### Supplied material
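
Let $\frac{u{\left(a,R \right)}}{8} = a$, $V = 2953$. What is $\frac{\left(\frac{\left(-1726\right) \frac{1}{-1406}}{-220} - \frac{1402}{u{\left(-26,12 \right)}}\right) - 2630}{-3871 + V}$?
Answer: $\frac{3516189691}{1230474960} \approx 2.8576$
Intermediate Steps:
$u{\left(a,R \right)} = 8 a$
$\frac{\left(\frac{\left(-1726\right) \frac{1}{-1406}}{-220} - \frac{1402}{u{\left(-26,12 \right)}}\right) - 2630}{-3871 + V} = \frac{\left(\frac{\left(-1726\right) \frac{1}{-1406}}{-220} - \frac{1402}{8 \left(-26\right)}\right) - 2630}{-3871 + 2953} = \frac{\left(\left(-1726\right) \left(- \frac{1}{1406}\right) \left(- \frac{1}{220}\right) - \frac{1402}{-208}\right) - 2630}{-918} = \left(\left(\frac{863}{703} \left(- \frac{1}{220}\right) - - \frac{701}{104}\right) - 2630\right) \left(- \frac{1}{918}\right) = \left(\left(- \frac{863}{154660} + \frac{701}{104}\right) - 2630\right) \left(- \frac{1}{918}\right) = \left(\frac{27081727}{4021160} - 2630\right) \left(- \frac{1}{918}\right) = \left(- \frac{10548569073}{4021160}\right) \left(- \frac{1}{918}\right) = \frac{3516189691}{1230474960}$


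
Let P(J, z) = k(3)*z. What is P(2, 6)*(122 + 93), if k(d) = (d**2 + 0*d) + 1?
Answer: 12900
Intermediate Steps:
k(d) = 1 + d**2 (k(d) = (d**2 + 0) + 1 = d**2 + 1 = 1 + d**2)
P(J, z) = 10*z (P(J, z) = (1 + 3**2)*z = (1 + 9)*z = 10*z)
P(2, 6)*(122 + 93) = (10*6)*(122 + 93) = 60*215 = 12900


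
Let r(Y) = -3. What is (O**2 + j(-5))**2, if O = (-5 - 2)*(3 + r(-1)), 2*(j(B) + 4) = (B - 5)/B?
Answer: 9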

### Task details
Identify the lines of the data that contain the word "What". Copy each of them.

### Answer to the exercise
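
Let $\frac{u{\left(a,R \right)}}{8} = a$, $V = 2953$. What is $\frac{\left(\frac{\left(-1726\right) \frac{1}{-1406}}{-220} - \frac{1402}{u{\left(-26,12 \right)}}\right) - 2630}{-3871 + V}$?
Let P(J, z) = k(3)*z. What is P(2, 6)*(122 + 93), if k(d) = (d**2 + 0*d) + 1?
Let r(Y) = -3. What is (O**2 + j(-5))**2, if O = (-5 - 2)*(3 + r(-1)), 2*(j(B) + 4) = (B - 5)/B?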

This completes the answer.